*Problem description*. Go through the records and give the number of lines that include "machine", with nothing else.

[Saved entries]
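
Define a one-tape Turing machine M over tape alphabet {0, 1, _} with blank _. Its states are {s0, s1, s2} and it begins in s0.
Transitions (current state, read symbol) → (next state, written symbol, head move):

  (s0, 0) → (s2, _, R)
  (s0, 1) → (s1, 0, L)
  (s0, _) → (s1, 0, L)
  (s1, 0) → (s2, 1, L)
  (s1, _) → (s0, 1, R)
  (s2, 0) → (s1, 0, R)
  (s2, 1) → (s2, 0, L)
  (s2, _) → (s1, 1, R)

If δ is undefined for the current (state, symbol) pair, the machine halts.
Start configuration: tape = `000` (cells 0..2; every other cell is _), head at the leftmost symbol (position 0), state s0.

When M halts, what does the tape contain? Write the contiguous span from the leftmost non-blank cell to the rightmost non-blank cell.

01

state=s0 head=0 tape=[0]00   (s0,0)→(s2,_,R)
state=s2 head=1 tape=_[0]0   (s2,0)→(s1,0,R)
state=s1 head=2 tape=_0[0]   (s1,0)→(s2,1,L)
state=s2 head=1 tape=_[0]1   (s2,0)→(s1,0,R)
state=s1 head=2 tape=_0[1]
The non-blank tape span at halt is 01.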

*Exercise output*. 2